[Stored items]
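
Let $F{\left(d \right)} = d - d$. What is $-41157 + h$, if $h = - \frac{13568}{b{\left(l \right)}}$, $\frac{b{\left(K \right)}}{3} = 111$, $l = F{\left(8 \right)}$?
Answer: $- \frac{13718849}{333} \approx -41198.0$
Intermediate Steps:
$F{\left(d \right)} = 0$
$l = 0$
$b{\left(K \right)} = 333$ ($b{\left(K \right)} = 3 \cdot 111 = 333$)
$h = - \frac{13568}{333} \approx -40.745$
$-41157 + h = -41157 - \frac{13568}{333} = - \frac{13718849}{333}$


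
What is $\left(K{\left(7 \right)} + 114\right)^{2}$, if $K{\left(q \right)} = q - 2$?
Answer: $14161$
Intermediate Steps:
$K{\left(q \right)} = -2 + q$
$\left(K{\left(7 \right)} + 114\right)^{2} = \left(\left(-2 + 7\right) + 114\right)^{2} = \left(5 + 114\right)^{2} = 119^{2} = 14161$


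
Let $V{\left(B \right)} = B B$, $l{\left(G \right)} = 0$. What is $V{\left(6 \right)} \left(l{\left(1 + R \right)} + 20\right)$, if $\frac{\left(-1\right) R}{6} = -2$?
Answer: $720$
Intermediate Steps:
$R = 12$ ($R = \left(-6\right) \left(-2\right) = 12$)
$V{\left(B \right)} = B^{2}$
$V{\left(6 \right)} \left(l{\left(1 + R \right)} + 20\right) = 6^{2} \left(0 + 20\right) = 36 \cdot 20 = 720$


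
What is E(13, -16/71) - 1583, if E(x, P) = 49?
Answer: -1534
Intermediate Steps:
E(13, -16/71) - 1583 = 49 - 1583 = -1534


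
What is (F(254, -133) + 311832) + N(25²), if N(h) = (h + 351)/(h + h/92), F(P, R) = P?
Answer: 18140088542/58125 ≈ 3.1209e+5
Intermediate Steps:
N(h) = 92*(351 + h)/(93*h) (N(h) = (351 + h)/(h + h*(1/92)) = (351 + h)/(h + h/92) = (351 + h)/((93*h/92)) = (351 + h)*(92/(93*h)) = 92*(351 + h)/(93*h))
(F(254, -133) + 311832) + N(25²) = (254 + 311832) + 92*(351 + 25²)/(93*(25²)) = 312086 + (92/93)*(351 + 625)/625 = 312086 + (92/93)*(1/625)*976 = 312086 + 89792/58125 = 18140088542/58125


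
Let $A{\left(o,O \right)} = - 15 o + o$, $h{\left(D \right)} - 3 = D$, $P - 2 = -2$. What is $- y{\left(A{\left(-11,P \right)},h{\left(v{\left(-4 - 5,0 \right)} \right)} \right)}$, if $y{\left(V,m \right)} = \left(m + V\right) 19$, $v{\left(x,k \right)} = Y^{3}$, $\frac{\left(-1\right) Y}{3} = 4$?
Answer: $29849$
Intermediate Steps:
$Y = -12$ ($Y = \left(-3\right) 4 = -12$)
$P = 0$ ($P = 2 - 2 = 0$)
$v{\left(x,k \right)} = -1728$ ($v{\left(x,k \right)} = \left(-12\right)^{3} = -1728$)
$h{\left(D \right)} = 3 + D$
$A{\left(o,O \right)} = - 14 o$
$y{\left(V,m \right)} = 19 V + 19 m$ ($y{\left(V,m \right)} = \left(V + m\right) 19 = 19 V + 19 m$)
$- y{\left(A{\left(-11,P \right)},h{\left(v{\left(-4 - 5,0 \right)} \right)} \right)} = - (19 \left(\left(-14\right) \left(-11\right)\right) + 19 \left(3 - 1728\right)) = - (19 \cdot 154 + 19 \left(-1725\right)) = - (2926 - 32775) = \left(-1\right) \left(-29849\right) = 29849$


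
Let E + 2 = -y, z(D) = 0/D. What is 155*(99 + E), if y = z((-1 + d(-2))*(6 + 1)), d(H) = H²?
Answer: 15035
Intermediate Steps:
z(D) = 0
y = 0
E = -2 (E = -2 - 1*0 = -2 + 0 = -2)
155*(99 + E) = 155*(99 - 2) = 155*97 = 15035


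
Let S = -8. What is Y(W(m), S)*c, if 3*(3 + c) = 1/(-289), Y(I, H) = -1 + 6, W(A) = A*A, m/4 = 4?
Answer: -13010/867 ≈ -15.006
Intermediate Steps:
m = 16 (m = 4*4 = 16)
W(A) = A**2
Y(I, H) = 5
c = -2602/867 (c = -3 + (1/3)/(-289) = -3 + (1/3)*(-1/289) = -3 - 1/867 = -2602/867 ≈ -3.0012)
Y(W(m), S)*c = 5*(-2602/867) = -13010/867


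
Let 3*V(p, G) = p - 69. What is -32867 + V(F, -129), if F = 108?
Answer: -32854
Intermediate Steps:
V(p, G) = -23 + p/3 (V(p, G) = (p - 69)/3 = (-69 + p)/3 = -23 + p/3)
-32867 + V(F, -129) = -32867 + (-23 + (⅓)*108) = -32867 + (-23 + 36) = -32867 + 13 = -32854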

Activity: Transcribe every record above so that nothing differs from the original.

Exercise answer:
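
Let $F{\left(d \right)} = d - d$. What is $-41157 + h$, if $h = - \frac{13568}{b{\left(l \right)}}$, $\frac{b{\left(K \right)}}{3} = 111$, $l = F{\left(8 \right)}$?
Answer: $- \frac{13718849}{333} \approx -41198.0$
Intermediate Steps:
$F{\left(d \right)} = 0$
$l = 0$
$b{\left(K \right)} = 333$ ($b{\left(K \right)} = 3 \cdot 111 = 333$)
$h = - \frac{13568}{333} \approx -40.745$
$-41157 + h = -41157 - \frac{13568}{333} = - \frac{13718849}{333}$


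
What is $\left(K{\left(7 \right)} + 114\right)^{2}$, if $K{\left(q \right)} = q - 2$?
Answer: $14161$
Intermediate Steps:
$K{\left(q \right)} = -2 + q$
$\left(K{\left(7 \right)} + 114\right)^{2} = \left(\left(-2 + 7\right) + 114\right)^{2} = \left(5 + 114\right)^{2} = 119^{2} = 14161$


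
Let $V{\left(B \right)} = B B$, $l{\left(G \right)} = 0$. What is $V{\left(6 \right)} \left(l{\left(1 + R \right)} + 20\right)$, if $\frac{\left(-1\right) R}{6} = -2$?
Answer: $720$
Intermediate Steps:
$R = 12$ ($R = \left(-6\right) \left(-2\right) = 12$)
$V{\left(B \right)} = B^{2}$
$V{\left(6 \right)} \left(l{\left(1 + R \right)} + 20\right) = 6^{2} \left(0 + 20\right) = 36 \cdot 20 = 720$


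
What is E(13, -16/71) - 1583, if E(x, P) = 49?
Answer: -1534
Intermediate Steps:
E(13, -16/71) - 1583 = 49 - 1583 = -1534


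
What is (F(254, -133) + 311832) + N(25²), if N(h) = (h + 351)/(h + h/92), F(P, R) = P?
Answer: 18140088542/58125 ≈ 3.1209e+5
Intermediate Steps:
N(h) = 92*(351 + h)/(93*h) (N(h) = (351 + h)/(h + h*(1/92)) = (351 + h)/(h + h/92) = (351 + h)/((93*h/92)) = (351 + h)*(92/(93*h)) = 92*(351 + h)/(93*h))
(F(254, -133) + 311832) + N(25²) = (254 + 311832) + 92*(351 + 25²)/(93*(25²)) = 312086 + (92/93)*(351 + 625)/625 = 312086 + (92/93)*(1/625)*976 = 312086 + 89792/58125 = 18140088542/58125


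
Let $A{\left(o,O \right)} = - 15 o + o$, $h{\left(D \right)} - 3 = D$, $P - 2 = -2$. What is $- y{\left(A{\left(-11,P \right)},h{\left(v{\left(-4 - 5,0 \right)} \right)} \right)}$, if $y{\left(V,m \right)} = \left(m + V\right) 19$, $v{\left(x,k \right)} = Y^{3}$, $\frac{\left(-1\right) Y}{3} = 4$?
Answer: $29849$
Intermediate Steps:
$Y = -12$ ($Y = \left(-3\right) 4 = -12$)
$P = 0$ ($P = 2 - 2 = 0$)
$v{\left(x,k \right)} = -1728$ ($v{\left(x,k \right)} = \left(-12\right)^{3} = -1728$)
$h{\left(D \right)} = 3 + D$
$A{\left(o,O \right)} = - 14 o$
$y{\left(V,m \right)} = 19 V + 19 m$ ($y{\left(V,m \right)} = \left(V + m\right) 19 = 19 V + 19 m$)
$- y{\left(A{\left(-11,P \right)},h{\left(v{\left(-4 - 5,0 \right)} \right)} \right)} = - (19 \left(\left(-14\right) \left(-11\right)\right) + 19 \left(3 - 1728\right)) = - (19 \cdot 154 + 19 \left(-1725\right)) = - (2926 - 32775) = \left(-1\right) \left(-29849\right) = 29849$


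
Let E + 2 = -y, z(D) = 0/D. What is 155*(99 + E), if y = z((-1 + d(-2))*(6 + 1)), d(H) = H²?
Answer: 15035
Intermediate Steps:
z(D) = 0
y = 0
E = -2 (E = -2 - 1*0 = -2 + 0 = -2)
155*(99 + E) = 155*(99 - 2) = 155*97 = 15035


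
Let S = -8. What is Y(W(m), S)*c, if 3*(3 + c) = 1/(-289), Y(I, H) = -1 + 6, W(A) = A*A, m/4 = 4?
Answer: -13010/867 ≈ -15.006
Intermediate Steps:
m = 16 (m = 4*4 = 16)
W(A) = A**2
Y(I, H) = 5
c = -2602/867 (c = -3 + (1/3)/(-289) = -3 + (1/3)*(-1/289) = -3 - 1/867 = -2602/867 ≈ -3.0012)
Y(W(m), S)*c = 5*(-2602/867) = -13010/867


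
Let 3*V(p, G) = p - 69. What is -32867 + V(F, -129), if F = 108?
Answer: -32854
Intermediate Steps:
V(p, G) = -23 + p/3 (V(p, G) = (p - 69)/3 = (-69 + p)/3 = -23 + p/3)
-32867 + V(F, -129) = -32867 + (-23 + (⅓)*108) = -32867 + (-23 + 36) = -32867 + 13 = -32854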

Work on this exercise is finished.